● Directions for this task: Scan the lines below for the string "result" and report how many lines contain it, giving only the number.

..........

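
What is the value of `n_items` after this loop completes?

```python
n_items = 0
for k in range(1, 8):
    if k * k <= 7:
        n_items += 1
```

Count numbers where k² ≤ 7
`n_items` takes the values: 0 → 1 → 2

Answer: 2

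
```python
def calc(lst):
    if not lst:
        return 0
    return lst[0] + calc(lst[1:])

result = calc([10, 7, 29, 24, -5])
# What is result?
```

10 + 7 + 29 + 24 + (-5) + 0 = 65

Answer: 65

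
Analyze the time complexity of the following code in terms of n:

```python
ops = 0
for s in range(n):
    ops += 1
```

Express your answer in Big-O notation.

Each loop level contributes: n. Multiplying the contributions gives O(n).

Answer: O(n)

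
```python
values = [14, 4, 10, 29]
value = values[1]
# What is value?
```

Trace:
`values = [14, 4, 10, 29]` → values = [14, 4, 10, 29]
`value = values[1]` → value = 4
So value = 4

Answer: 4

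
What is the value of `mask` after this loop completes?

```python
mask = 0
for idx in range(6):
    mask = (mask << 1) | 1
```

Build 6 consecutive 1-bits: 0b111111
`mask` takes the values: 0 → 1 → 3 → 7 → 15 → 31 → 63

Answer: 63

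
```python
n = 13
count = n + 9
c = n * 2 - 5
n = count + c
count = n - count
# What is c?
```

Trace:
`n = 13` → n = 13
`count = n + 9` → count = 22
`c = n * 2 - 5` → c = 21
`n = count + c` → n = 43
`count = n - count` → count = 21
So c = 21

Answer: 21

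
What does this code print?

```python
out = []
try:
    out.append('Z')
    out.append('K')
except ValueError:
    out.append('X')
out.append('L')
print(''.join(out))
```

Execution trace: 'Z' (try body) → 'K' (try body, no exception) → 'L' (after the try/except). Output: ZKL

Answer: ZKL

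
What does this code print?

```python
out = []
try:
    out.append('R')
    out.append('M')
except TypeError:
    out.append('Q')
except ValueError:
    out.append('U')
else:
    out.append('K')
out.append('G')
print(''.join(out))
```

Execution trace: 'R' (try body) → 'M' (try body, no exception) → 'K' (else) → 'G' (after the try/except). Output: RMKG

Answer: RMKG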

..........

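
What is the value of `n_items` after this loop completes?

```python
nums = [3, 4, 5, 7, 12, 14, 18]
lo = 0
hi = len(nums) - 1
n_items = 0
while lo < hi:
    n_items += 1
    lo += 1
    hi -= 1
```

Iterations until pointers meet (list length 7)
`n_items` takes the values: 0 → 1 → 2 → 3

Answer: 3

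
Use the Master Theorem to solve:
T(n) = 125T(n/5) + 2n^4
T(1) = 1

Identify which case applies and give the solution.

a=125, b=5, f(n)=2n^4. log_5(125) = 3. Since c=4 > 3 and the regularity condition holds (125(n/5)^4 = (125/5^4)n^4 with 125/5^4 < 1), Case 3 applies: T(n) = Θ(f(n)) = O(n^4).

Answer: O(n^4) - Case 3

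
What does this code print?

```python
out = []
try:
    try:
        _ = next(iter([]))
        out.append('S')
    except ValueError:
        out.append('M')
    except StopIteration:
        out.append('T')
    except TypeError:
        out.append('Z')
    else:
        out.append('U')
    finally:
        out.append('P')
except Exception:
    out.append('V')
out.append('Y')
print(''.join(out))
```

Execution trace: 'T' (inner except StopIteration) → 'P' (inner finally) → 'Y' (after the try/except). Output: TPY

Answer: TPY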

..........

● Completed exercise: 2